* WHAT THIS TASK INVOLVES:
Look through the lines below and copy each one that includes "victim".
== STUDY MATERIAL
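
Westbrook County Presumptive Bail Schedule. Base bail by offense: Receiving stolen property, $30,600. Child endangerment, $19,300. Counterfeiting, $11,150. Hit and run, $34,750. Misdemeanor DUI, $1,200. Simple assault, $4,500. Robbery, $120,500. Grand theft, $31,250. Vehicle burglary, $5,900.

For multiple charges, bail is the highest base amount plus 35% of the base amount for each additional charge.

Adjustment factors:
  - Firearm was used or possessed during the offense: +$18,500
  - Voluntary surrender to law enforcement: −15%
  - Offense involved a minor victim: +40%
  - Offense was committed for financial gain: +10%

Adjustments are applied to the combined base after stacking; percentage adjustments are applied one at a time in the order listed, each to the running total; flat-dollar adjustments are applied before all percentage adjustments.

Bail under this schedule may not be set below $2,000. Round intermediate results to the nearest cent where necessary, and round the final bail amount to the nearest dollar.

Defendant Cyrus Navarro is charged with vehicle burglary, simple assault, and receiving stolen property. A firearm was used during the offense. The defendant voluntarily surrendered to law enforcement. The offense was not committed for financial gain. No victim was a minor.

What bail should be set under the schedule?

$44,829

Base amounts from the schedule: vehicle burglary $5,900; simple assault $4,500; receiving stolen property $30,600.
Stacking rule: highest base plus 35% of each additional charge. Highest is receiving stolen property at $30,600. Additional: $5,900 × 35% = $2,065; $4,500 × 35% = $1,575. Combined base = $30,600 + $3,640 = $34,240.
Firearm was used or possessed during the offense (+$18,500 flat): $34,240 + $18,500 = $52,740.
Voluntary surrender to law enforcement (−15%): $52,740 × 0.85 = $44,829.
$44,829 is at or above the $2,000 minimum.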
====
* REPLY TO THE TASK:
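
  - Offense involved a minor victim: +40%
Defendant Cyrus Navarro is charged with vehicle burglary, simple assault, and receiving stolen property. A firearm was used during the offense. The defendant voluntarily surrendered to law enforcement. The offense was not committed for financial gain. No victim was a minor.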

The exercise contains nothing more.